#### WORK REQUEST
After locating the line that contains "Estimate word frequency: rank" in the data below, set down exactly that line and each one after it through the line that contains "Which letter(s) appear", and nothing more.

Start of RECORD EXCERPTS

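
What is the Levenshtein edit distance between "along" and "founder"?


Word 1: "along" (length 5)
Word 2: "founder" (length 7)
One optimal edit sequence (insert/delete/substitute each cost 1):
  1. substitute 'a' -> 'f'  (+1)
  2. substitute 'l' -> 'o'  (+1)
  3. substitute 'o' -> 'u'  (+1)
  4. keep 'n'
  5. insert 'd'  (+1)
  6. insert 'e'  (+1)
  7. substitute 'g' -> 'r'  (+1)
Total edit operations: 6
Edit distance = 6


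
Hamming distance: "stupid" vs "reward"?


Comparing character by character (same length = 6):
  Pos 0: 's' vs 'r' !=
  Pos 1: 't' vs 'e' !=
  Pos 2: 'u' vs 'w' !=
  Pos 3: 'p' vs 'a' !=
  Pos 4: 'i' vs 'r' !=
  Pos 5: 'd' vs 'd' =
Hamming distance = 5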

End of RECORD EXCERPTS
Start of RECORD EXCERPTS

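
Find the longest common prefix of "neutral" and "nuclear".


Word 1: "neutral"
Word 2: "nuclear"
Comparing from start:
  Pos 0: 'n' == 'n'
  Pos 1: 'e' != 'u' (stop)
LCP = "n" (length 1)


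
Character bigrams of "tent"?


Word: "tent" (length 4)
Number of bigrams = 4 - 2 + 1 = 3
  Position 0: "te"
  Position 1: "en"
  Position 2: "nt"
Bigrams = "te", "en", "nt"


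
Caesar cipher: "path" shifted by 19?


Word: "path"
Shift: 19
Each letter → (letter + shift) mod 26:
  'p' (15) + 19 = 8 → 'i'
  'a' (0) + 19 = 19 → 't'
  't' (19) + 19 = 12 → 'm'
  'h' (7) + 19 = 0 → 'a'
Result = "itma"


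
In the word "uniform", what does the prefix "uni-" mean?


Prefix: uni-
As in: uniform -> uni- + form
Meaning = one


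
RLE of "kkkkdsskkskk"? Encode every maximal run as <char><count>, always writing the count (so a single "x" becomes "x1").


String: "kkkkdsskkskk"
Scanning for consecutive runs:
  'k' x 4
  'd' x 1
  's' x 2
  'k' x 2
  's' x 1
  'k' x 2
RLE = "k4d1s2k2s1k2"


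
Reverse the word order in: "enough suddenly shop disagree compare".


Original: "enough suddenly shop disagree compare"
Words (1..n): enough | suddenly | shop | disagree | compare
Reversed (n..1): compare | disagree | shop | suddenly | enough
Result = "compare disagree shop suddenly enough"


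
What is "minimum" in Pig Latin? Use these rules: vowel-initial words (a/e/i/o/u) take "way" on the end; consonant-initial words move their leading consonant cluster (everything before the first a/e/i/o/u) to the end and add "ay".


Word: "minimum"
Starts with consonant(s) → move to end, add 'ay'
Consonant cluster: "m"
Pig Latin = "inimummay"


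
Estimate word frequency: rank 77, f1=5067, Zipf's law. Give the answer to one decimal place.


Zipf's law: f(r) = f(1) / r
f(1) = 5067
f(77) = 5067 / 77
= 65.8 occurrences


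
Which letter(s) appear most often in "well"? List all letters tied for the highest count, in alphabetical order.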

End of RECORD EXCERPTS
Start of RECORD EXCERPTS

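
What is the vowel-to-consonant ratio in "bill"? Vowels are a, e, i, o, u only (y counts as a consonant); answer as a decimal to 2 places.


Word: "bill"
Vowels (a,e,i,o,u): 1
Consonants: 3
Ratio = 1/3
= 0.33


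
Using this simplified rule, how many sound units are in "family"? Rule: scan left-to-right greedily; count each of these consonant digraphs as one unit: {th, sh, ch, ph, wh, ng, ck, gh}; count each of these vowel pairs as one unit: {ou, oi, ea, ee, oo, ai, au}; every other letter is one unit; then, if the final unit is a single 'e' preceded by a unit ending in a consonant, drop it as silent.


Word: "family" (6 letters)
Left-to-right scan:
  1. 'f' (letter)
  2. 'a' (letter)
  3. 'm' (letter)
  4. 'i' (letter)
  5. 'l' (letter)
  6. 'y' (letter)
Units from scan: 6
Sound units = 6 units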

End of RECORD EXCERPTS

#### EXERCISE OUTPUT
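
Estimate word frequency: rank 77, f1=5067, Zipf's law. Give the answer to one decimal place.


Zipf's law: f(r) = f(1) / r
f(1) = 5067
f(77) = 5067 / 77
= 65.8 occurrences


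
Which letter(s) appear most often in "well"? List all letters tied for the highest count, in alphabetical order.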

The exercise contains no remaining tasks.